Stored data entries
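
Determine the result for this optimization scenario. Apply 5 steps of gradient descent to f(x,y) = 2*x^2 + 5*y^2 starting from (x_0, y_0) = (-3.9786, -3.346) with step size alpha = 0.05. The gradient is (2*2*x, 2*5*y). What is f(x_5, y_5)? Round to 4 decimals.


Gradient descent on f(x,y) = 2*x^2 + 5*y^2.
Starting point: (-3.9786, -3.346), alpha = 0.05
Step 1: grad_x = 2*2*-3.9786 = -15.9144, grad_y = 2*5*-3.346 = -33.46
  x_1 = -3.9786 - 0.05*-15.9144 = -3.1829
  y_1 = -3.346 - 0.05*-33.46 = -1.673
Step 2: grad_x = 2*2*-3.1829 = -12.7315, grad_y = 2*5*-1.673 = -16.73
  x_2 = -3.1829 - 0.05*-12.7315 = -2.5463
  y_2 = -1.673 - 0.05*-16.73 = -0.8365
Step 3: grad_x = 2*2*-2.5463 = -10.1852, grad_y = 2*5*-0.8365 = -8.365
  x_3 = -2.5463 - 0.05*-10.1852 = -2.037
  y_3 = -0.8365 - 0.05*-8.365 = -0.4183
Step 4: grad_x = 2*2*-2.037 = -8.1482, grad_y = 2*5*-0.4183 = -4.1825
  x_4 = -2.037 - 0.05*-8.1482 = -1.6296
  y_4 = -0.4183 - 0.05*-4.1825 = -0.2091
Step 5: grad_x = 2*2*-1.6296 = -6.5185, grad_y = 2*5*-0.2091 = -2.0913
  x_5 = -1.6296 - 0.05*-6.5185 = -1.3037
  y_5 = -0.2091 - 0.05*-2.0913 = -0.1046
f(-1.3037, -0.1046) = 2*(-1.3037)^2 + 5*(-0.1046)^2 = 3.454


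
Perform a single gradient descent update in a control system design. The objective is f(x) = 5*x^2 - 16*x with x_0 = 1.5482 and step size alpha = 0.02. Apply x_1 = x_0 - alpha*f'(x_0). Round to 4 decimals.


We compute the gradient at x_0 and apply the update.
f'(x) = 10*x - 16
f'(1.5482) = 10*1.5482 - 16 = -0.518
x_1 = 1.5482 - 0.02*-0.518 = 1.5586


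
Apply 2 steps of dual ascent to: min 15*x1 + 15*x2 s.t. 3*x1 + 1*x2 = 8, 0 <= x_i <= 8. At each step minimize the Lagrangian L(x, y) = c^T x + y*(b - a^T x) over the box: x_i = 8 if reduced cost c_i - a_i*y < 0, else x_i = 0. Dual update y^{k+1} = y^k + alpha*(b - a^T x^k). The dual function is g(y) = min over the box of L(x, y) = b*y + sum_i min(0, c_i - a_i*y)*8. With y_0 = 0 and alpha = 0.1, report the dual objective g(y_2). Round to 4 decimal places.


Dual ascent for LP: min 15*x1 + 15*x2, 3*x1 + 1*x2 = 8, 0 <= x_i <= 8
Step 1: y^k = 0.0, reduced costs: (15.0, 15.0)
  x^k = (0.0, 0.0), subgradient = b - a^T x = 8.0
  y^{k+1} = 0.0 + 0.1*8.0 = 0.8
Step 2: y^k = 0.8, reduced costs: (12.6, 14.2)
  x^k = (0.0, 0.0), subgradient = b - a^T x = 8.0
  y^{k+1} = 0.8 + 0.1*8.0 = 1.6
Dual objective at y_2 = 1.6: reduced costs (10.2, 13.4), box minimizer x = (0.0, 0.0)
g(y_2) = b*y + (c1 - a1*y)*x1 + (c2 - a2*y)*x2 = 8*1.6 + 10.2*0.0 + 13.4*0.0 = 12.8 + 0.0 + 0.0 = 12.8


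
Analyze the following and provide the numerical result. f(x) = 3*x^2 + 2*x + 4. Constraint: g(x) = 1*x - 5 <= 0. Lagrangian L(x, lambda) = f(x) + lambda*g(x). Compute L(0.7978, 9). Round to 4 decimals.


Step 1: Evaluate f(x).
f(0.7978) = 3*0.7978^2 + 2*0.7978 + 4 = 7.5051
Step 2: Evaluate g(x).
g(0.7978) = 1*0.7978 - 5 = -4.2022
Step 3: Compute Lagrangian.
L = 7.5051 + 9*-4.2022 = -30.3147


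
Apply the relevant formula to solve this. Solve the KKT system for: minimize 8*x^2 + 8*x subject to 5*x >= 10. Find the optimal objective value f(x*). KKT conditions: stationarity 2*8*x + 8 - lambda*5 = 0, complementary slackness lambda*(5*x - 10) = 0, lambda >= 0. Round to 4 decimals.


Step 1: Try lambda = 0 (constraint inactive).
x_unc = -8/(2*8) = -0.5
Check: 5*-0.5 = -2.5 < 10 -- violated!
Step 2: Constraint must be active: 5*x = 10
x* = 10/5 = 2.0
lambda = (2*8*2.0 + 8)/5 = 8.0
Step 3: Compute optimal value.
f(x*) = 8*2.0^2 + 8*2.0 = 48.0


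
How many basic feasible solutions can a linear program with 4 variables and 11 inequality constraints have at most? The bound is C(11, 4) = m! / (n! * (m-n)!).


Each vertex corresponds to some choice of n active constraints out of m, so the number of vertices is at most C(m, n) = m! / (n!(m-n)!).
m = 11, n = 4
Numerator: 11 * 10 * 9 * 8
Denominator: 4! = 24
C(11, 4) = 330


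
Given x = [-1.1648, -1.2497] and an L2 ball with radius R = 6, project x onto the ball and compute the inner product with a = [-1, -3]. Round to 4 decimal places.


Step 1: Compute ||x|| (intermediates to 6 decimals).
||x|| = sqrt((-1.1648)^2 + (-1.2497)^2) = 1.708364
Step 2: Project.
Since ||x|| <= R, proj = x (no scaling needed).
proj(x) = [-1.1648, -1.2497]
Step 3: Dot product.
a^T * proj(x) = -1*(-1.1648) - 3*(-1.2497) = 4.9139


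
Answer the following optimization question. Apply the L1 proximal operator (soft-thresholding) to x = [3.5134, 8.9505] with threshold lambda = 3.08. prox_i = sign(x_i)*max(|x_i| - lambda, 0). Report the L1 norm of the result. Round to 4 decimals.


Soft-thresholding with lambda = 3.08:
prox(3.5134) = sign(3.5134)*max(|3.5134| - 3.08, 0) = 0.4334
prox(8.9505) = sign(8.9505)*max(|8.9505| - 3.08, 0) = 5.8705
prox(x) = [0.4334, 5.8705]
||prox(x)||_1 = 0.4334 + 5.8705 = 6.3039


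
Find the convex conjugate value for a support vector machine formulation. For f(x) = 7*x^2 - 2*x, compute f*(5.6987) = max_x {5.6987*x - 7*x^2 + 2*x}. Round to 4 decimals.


f*(y) = sup_x {y*x - a*x^2 - b*x} = sup_x {(y-b)*x - a*x^2}
FOC: (y - b) - 2a*x = 0 => x* = (y - b)/(2a)
x* = (5.6987 + 2)/(2*7) = 0.5499
f*(5.6987) = (y-b)^2/(4a) = (5.6987 + 2)^2/(4*7)
= 59.27/28 = 2.1168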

Activity: Give back exactly the lines from the one containing "Answer the following" through the last line of the records.

Solution for this problem:
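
Answer the following optimization question. Apply the L1 proximal operator (soft-thresholding) to x = [3.5134, 8.9505] with threshold lambda = 3.08. prox_i = sign(x_i)*max(|x_i| - lambda, 0). Report the L1 norm of the result. Round to 4 decimals.


Soft-thresholding with lambda = 3.08:
prox(3.5134) = sign(3.5134)*max(|3.5134| - 3.08, 0) = 0.4334
prox(8.9505) = sign(8.9505)*max(|8.9505| - 3.08, 0) = 5.8705
prox(x) = [0.4334, 5.8705]
||prox(x)||_1 = 0.4334 + 5.8705 = 6.3039


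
Find the convex conjugate value for a support vector machine formulation. For f(x) = 7*x^2 - 2*x, compute f*(5.6987) = max_x {5.6987*x - 7*x^2 + 2*x}. Round to 4 decimals.


f*(y) = sup_x {y*x - a*x^2 - b*x} = sup_x {(y-b)*x - a*x^2}
FOC: (y - b) - 2a*x = 0 => x* = (y - b)/(2a)
x* = (5.6987 + 2)/(2*7) = 0.5499
f*(5.6987) = (y-b)^2/(4a) = (5.6987 + 2)^2/(4*7)
= 59.27/28 = 2.1168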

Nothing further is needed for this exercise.